● WHAT IS BEING ASKED:
Of all the lines in the entries, how many carry the word "year"? The reply is that number and no more.

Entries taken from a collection
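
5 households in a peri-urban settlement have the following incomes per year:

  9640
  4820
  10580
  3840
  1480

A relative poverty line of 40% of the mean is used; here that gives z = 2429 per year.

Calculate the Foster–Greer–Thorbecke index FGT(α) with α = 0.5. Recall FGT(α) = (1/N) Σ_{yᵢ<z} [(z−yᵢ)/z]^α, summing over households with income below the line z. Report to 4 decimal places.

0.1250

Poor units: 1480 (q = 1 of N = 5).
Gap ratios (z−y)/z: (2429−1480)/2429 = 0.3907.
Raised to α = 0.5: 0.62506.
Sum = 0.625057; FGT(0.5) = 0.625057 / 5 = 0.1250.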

● TASK SOLUTION:
2